# EXERCISE GOAL
After locating the line that contains "Determine whether Box" in the data below, set down exactly that line and each one after it through the line that contains "For which of K, T, S4, and S5 does ~([][]~b", and nothing more.

[Stored dataset items]
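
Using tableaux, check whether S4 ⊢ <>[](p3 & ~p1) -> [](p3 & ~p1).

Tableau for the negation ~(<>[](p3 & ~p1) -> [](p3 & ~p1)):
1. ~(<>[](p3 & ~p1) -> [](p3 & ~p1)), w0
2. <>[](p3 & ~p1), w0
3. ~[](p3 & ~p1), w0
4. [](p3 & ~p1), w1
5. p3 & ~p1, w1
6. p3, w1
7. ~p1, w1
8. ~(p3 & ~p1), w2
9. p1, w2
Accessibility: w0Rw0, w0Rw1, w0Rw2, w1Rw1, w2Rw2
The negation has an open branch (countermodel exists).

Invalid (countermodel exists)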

...

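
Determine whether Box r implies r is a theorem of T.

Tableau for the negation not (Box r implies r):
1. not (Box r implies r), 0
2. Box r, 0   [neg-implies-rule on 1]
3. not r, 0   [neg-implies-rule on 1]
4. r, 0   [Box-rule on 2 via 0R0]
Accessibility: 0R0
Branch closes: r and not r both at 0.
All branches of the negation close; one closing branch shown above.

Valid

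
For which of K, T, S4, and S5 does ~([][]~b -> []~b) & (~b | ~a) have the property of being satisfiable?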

---

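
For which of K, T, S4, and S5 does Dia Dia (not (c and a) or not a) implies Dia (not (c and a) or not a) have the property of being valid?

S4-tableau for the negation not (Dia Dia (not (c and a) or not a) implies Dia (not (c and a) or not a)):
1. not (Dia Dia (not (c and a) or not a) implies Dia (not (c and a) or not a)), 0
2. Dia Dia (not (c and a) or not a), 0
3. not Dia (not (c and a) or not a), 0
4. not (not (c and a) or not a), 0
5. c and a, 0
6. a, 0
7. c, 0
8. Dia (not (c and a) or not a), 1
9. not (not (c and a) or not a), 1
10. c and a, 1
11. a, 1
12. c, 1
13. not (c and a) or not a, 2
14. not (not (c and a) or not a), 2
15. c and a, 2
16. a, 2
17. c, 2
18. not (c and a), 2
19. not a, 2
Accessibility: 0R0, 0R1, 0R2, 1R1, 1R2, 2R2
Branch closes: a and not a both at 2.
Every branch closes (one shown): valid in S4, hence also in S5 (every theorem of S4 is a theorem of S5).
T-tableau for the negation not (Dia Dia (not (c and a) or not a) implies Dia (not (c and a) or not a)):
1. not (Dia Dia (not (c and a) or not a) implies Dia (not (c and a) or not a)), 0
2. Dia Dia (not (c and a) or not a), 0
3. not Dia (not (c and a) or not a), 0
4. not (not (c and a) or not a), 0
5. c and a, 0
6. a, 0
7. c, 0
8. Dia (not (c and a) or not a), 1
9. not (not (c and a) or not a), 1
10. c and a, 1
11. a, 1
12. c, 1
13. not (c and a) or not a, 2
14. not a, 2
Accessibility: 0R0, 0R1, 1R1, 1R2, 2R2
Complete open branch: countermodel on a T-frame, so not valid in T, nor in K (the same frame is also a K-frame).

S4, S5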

# SOLUTION TO THE EXERCISE
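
Determine whether Box r implies r is a theorem of T.

Tableau for the negation not (Box r implies r):
1. not (Box r implies r), 0
2. Box r, 0   [neg-implies-rule on 1]
3. not r, 0   [neg-implies-rule on 1]
4. r, 0   [Box-rule on 2 via 0R0]
Accessibility: 0R0
Branch closes: r and not r both at 0.
All branches of the negation close; one closing branch shown above.

Valid

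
For which of K, T, S4, and S5 does ~([][]~b -> []~b) & (~b | ~a) have the property of being satisfiable?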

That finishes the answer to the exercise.